Write out every single entry exactly.

┄┄┄┄┄┄┄┄┄┄┄┄┄┄┄┄┄┄┄┄

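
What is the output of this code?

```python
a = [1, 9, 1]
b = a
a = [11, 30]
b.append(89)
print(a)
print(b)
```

Key concept: rebinding vs mutation: a is rebound to a new list, b still points at the original.
Step by step:
`a = [1, 9, 1]` → a = [1, 9, 1]
`b = a` → b = [1, 9, 1] (same object as a)
`a = [11, 30]` → a = [11, 30]
`b.append(89)` → b = [1, 9, 1, 89]
`print(a)` → prints [11, 30]
`print(b)` → prints [1, 9, 1, 89]

Answer:
[11, 30]
[1, 9, 1, 89]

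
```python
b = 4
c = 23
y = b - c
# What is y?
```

Trace:
`b = 4` → b = 4
`c = 23` → c = 23
`y = b - c` → y = -19
So y = -19

Answer: -19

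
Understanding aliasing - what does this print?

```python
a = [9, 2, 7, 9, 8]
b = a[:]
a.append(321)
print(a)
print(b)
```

Key concept: slice [:] creates copy.
Step by step:
`a = [9, 2, 7, 9, 8]` → a = [9, 2, 7, 9, 8]
`b = a[:]` → b = [9, 2, 7, 9, 8]
`a.append(321)` → a = [9, 2, 7, 9, 8, 321]
`print(a)` → prints [9, 2, 7, 9, 8, 321]
`print(b)` → prints [9, 2, 7, 9, 8]

Answer:
[9, 2, 7, 9, 8, 321]
[9, 2, 7, 9, 8]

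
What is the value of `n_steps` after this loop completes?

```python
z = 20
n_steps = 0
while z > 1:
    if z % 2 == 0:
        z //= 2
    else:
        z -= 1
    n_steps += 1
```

Steps to reduce 20 to 1
`n_steps` takes the values: 0 → 1 → 2 → 3 → 4 → 5

Answer: 5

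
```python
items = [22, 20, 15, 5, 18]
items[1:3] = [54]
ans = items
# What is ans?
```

Trace:
`items = [22, 20, 15, 5, 18]` → items = [22, 20, 15, 5, 18]
`items[1:3] = [54]` → items = [22, 54, 5, 18]
`ans = items` → ans = [22, 54, 5, 18]
So ans = [22, 54, 5, 18]

Answer: [22, 54, 5, 18]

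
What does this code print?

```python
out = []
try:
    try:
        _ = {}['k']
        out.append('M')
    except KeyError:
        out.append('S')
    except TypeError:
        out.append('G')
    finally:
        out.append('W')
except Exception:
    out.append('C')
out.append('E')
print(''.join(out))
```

Execution trace: 'S' (inner except KeyError) → 'W' (inner finally) → 'E' (after the try/except). Output: SWE

Answer: SWE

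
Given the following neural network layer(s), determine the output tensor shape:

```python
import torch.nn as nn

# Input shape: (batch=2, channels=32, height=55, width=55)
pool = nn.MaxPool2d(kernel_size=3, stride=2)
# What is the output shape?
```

Input: (2, 32, 55, 55) -> Output: (2, 32, 27, 27)

Answer: (2, 32, 27, 27)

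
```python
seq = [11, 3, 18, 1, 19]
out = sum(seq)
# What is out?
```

Trace:
`seq = [11, 3, 18, 1, 19]` → seq = [11, 3, 18, 1, 19]
`out = sum(seq)` → out = 52
So out = 52

Answer: 52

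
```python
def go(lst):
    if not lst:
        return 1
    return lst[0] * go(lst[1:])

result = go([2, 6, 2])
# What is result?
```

Product over [2, 6, 2] = 2 * 6 * 2 = 24

Answer: 24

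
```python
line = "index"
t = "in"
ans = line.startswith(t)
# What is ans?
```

Trace:
`line = "index"` → line = 'index'
`t = "in"` → t = 'in'
`ans = line.startswith(t)` → ans = True
So ans = True

Answer: True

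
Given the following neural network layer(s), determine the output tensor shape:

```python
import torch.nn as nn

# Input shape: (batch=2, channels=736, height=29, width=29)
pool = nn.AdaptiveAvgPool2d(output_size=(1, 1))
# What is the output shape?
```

Input: (2, 736, 29, 29) -> Output: (2, 736, 1, 1)

Answer: (2, 736, 1, 1)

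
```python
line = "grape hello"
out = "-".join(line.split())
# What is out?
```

Trace:
`line = "grape hello"` → line = 'grape hello'
`out = "-".join(line.split())` → out = 'grape-hello'
So out = 'grape-hello'

Answer: 'grape-hello'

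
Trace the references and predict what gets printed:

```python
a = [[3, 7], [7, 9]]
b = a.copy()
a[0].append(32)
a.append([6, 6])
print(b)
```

Key concept: shallow copy with nested lists.
Step by step:
`a = [[3, 7], [7, 9]]` → a = [[3, 7], [7, 9]]
`b = a.copy()` → b = [[3, 7], [7, 9]]
`a[0].append(32)` → a = [[3, 7, 32], [7, 9]]; b = [[3, 7, 32], [7, 9]]
`a.append([6, 6])` → a = [[3, 7, 32], [7, 9], [6, 6]]
`print(b)` → prints [[3, 7, 32], [7, 9]]

Answer: [[3, 7, 32], [7, 9]]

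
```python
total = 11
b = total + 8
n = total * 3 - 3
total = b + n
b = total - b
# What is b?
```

Trace:
`total = 11` → total = 11
`b = total + 8` → b = 19
`n = total * 3 - 3` → n = 30
`total = b + n` → total = 49
`b = total - b` → b = 30
So b = 30

Answer: 30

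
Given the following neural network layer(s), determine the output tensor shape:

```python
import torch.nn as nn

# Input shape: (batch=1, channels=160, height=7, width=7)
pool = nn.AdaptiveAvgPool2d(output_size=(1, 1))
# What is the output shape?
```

Input: (1, 160, 7, 7) -> Output: (1, 160, 1, 1)

Answer: (1, 160, 1, 1)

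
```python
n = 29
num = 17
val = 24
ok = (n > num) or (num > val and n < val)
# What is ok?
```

Trace:
`n = 29` → n = 29
`num = 17` → num = 17
`val = 24` → val = 24
`ok = (n > num) or (num > val and n < val)` → ok = True
So ok = True

Answer: True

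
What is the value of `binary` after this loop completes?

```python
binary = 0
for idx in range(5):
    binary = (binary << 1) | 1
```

Build 5 consecutive 1-bits: 0b11111
`binary` takes the values: 0 → 1 → 3 → 7 → 15 → 31

Answer: 31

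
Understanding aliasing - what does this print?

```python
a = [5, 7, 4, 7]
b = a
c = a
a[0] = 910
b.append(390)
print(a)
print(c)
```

Key concept: multiple aliases.
Step by step:
`a = [5, 7, 4, 7]` → a = [5, 7, 4, 7]
`b = a` → b = [5, 7, 4, 7] (same object as a)
`c = a` → c = [5, 7, 4, 7] (same object as a, b)
`a[0] = 910` → a = [910, 7, 4, 7] (same object as b, c); b = [910, 7, 4, 7] (same object as a, c); c = [910, 7, 4, 7] (same object as a, b)
`b.append(390)` → a = [910, 7, 4, 7, 390] (same object as b, c); b = [910, 7, 4, 7, 390] (same object as a, c); c = [910, 7, 4, 7, 390] (same object as a, b)
`print(a)` → prints [910, 7, 4, 7, 390]
`print(c)` → prints [910, 7, 4, 7, 390]

Answer:
[910, 7, 4, 7, 390]
[910, 7, 4, 7, 390]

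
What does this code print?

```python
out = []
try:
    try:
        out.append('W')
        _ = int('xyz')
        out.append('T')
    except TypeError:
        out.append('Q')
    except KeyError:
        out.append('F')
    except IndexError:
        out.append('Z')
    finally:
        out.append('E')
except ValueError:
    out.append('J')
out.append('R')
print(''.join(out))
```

Execution trace: 'W' (try body) → 'E' (finally) → 'J' (outer except ValueError) → 'R' (after the try/except). Output: WEJR

Answer: WEJR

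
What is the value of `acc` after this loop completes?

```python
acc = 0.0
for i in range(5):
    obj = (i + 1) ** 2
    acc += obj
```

Sum of squared losses 1² + 2² + ... + 5²
`acc` takes the values: 0.0 → 1.0 → 5.0 → 14.0 → 30.0 → 55.0

Answer: 55.0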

┄┄┄┄┄┄┄┄┄┄┄┄┄┄┄┄┄┄┄┄

• [SOLUTION TO THE PROBLEM]
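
What is the output of this code?

```python
a = [1, 9, 1]
b = a
a = [11, 30]
b.append(89)
print(a)
print(b)
```

Key concept: rebinding vs mutation: a is rebound to a new list, b still points at the original.
Step by step:
`a = [1, 9, 1]` → a = [1, 9, 1]
`b = a` → b = [1, 9, 1] (same object as a)
`a = [11, 30]` → a = [11, 30]
`b.append(89)` → b = [1, 9, 1, 89]
`print(a)` → prints [11, 30]
`print(b)` → prints [1, 9, 1, 89]

Answer:
[11, 30]
[1, 9, 1, 89]

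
```python
b = 4
c = 23
y = b - c
# What is y?
```

Trace:
`b = 4` → b = 4
`c = 23` → c = 23
`y = b - c` → y = -19
So y = -19

Answer: -19

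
Understanding aliasing - what does this print?

```python
a = [9, 2, 7, 9, 8]
b = a[:]
a.append(321)
print(a)
print(b)
```

Key concept: slice [:] creates copy.
Step by step:
`a = [9, 2, 7, 9, 8]` → a = [9, 2, 7, 9, 8]
`b = a[:]` → b = [9, 2, 7, 9, 8]
`a.append(321)` → a = [9, 2, 7, 9, 8, 321]
`print(a)` → prints [9, 2, 7, 9, 8, 321]
`print(b)` → prints [9, 2, 7, 9, 8]

Answer:
[9, 2, 7, 9, 8, 321]
[9, 2, 7, 9, 8]

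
What is the value of `n_steps` after this loop completes?

```python
z = 20
n_steps = 0
while z > 1:
    if z % 2 == 0:
        z //= 2
    else:
        z -= 1
    n_steps += 1
```

Steps to reduce 20 to 1
`n_steps` takes the values: 0 → 1 → 2 → 3 → 4 → 5

Answer: 5

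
```python
items = [22, 20, 15, 5, 18]
items[1:3] = [54]
ans = items
# What is ans?
```

Trace:
`items = [22, 20, 15, 5, 18]` → items = [22, 20, 15, 5, 18]
`items[1:3] = [54]` → items = [22, 54, 5, 18]
`ans = items` → ans = [22, 54, 5, 18]
So ans = [22, 54, 5, 18]

Answer: [22, 54, 5, 18]

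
What does this code print?

```python
out = []
try:
    try:
        _ = {}['k']
        out.append('M')
    except KeyError:
        out.append('S')
    except TypeError:
        out.append('G')
    finally:
        out.append('W')
except Exception:
    out.append('C')
out.append('E')
print(''.join(out))
```

Execution trace: 'S' (inner except KeyError) → 'W' (inner finally) → 'E' (after the try/except). Output: SWE

Answer: SWE

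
Given the following neural network layer(s), determine the output tensor shape:

```python
import torch.nn as nn

# Input shape: (batch=2, channels=32, height=55, width=55)
pool = nn.MaxPool2d(kernel_size=3, stride=2)
# What is the output shape?
```

Input: (2, 32, 55, 55) -> Output: (2, 32, 27, 27)

Answer: (2, 32, 27, 27)

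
```python
seq = [11, 3, 18, 1, 19]
out = sum(seq)
# What is out?
```

Trace:
`seq = [11, 3, 18, 1, 19]` → seq = [11, 3, 18, 1, 19]
`out = sum(seq)` → out = 52
So out = 52

Answer: 52

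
```python
def go(lst):
    if not lst:
        return 1
    return lst[0] * go(lst[1:])

result = go([2, 6, 2])
# What is result?
```

Product over [2, 6, 2] = 2 * 6 * 2 = 24

Answer: 24

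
```python
line = "index"
t = "in"
ans = line.startswith(t)
# What is ans?
```

Trace:
`line = "index"` → line = 'index'
`t = "in"` → t = 'in'
`ans = line.startswith(t)` → ans = True
So ans = True

Answer: True

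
Given the following neural network layer(s), determine the output tensor shape:

```python
import torch.nn as nn

# Input shape: (batch=2, channels=736, height=29, width=29)
pool = nn.AdaptiveAvgPool2d(output_size=(1, 1))
# What is the output shape?
```

Input: (2, 736, 29, 29) -> Output: (2, 736, 1, 1)

Answer: (2, 736, 1, 1)

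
```python
line = "grape hello"
out = "-".join(line.split())
# What is out?
```

Trace:
`line = "grape hello"` → line = 'grape hello'
`out = "-".join(line.split())` → out = 'grape-hello'
So out = 'grape-hello'

Answer: 'grape-hello'

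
Trace the references and predict what gets printed:

```python
a = [[3, 7], [7, 9]]
b = a.copy()
a[0].append(32)
a.append([6, 6])
print(b)
```

Key concept: shallow copy with nested lists.
Step by step:
`a = [[3, 7], [7, 9]]` → a = [[3, 7], [7, 9]]
`b = a.copy()` → b = [[3, 7], [7, 9]]
`a[0].append(32)` → a = [[3, 7, 32], [7, 9]]; b = [[3, 7, 32], [7, 9]]
`a.append([6, 6])` → a = [[3, 7, 32], [7, 9], [6, 6]]
`print(b)` → prints [[3, 7, 32], [7, 9]]

Answer: [[3, 7, 32], [7, 9]]

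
```python
total = 11
b = total + 8
n = total * 3 - 3
total = b + n
b = total - b
# What is b?
```

Trace:
`total = 11` → total = 11
`b = total + 8` → b = 19
`n = total * 3 - 3` → n = 30
`total = b + n` → total = 49
`b = total - b` → b = 30
So b = 30

Answer: 30

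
Given the following neural network layer(s), determine the output tensor shape:

```python
import torch.nn as nn

# Input shape: (batch=1, channels=160, height=7, width=7)
pool = nn.AdaptiveAvgPool2d(output_size=(1, 1))
# What is the output shape?
```

Input: (1, 160, 7, 7) -> Output: (1, 160, 1, 1)

Answer: (1, 160, 1, 1)

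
```python
n = 29
num = 17
val = 24
ok = (n > num) or (num > val and n < val)
# What is ok?
```

Trace:
`n = 29` → n = 29
`num = 17` → num = 17
`val = 24` → val = 24
`ok = (n > num) or (num > val and n < val)` → ok = True
So ok = True

Answer: True

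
What is the value of `binary` after this loop completes?

```python
binary = 0
for idx in range(5):
    binary = (binary << 1) | 1
```

Build 5 consecutive 1-bits: 0b11111
`binary` takes the values: 0 → 1 → 3 → 7 → 15 → 31

Answer: 31

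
Understanding aliasing - what does this print?

```python
a = [5, 7, 4, 7]
b = a
c = a
a[0] = 910
b.append(390)
print(a)
print(c)
```

Key concept: multiple aliases.
Step by step:
`a = [5, 7, 4, 7]` → a = [5, 7, 4, 7]
`b = a` → b = [5, 7, 4, 7] (same object as a)
`c = a` → c = [5, 7, 4, 7] (same object as a, b)
`a[0] = 910` → a = [910, 7, 4, 7] (same object as b, c); b = [910, 7, 4, 7] (same object as a, c); c = [910, 7, 4, 7] (same object as a, b)
`b.append(390)` → a = [910, 7, 4, 7, 390] (same object as b, c); b = [910, 7, 4, 7, 390] (same object as a, c); c = [910, 7, 4, 7, 390] (same object as a, b)
`print(a)` → prints [910, 7, 4, 7, 390]
`print(c)` → prints [910, 7, 4, 7, 390]

Answer:
[910, 7, 4, 7, 390]
[910, 7, 4, 7, 390]

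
What does this code print?

```python
out = []
try:
    try:
        out.append('W')
        _ = int('xyz')
        out.append('T')
    except TypeError:
        out.append('Q')
    except KeyError:
        out.append('F')
    except IndexError:
        out.append('Z')
    finally:
        out.append('E')
except ValueError:
    out.append('J')
out.append('R')
print(''.join(out))
```

Execution trace: 'W' (try body) → 'E' (finally) → 'J' (outer except ValueError) → 'R' (after the try/except). Output: WEJR

Answer: WEJR

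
What is the value of `acc` after this loop completes?

```python
acc = 0.0
for i in range(5):
    obj = (i + 1) ** 2
    acc += obj
```

Sum of squared losses 1² + 2² + ... + 5²
`acc` takes the values: 0.0 → 1.0 → 5.0 → 14.0 → 30.0 → 55.0

Answer: 55.0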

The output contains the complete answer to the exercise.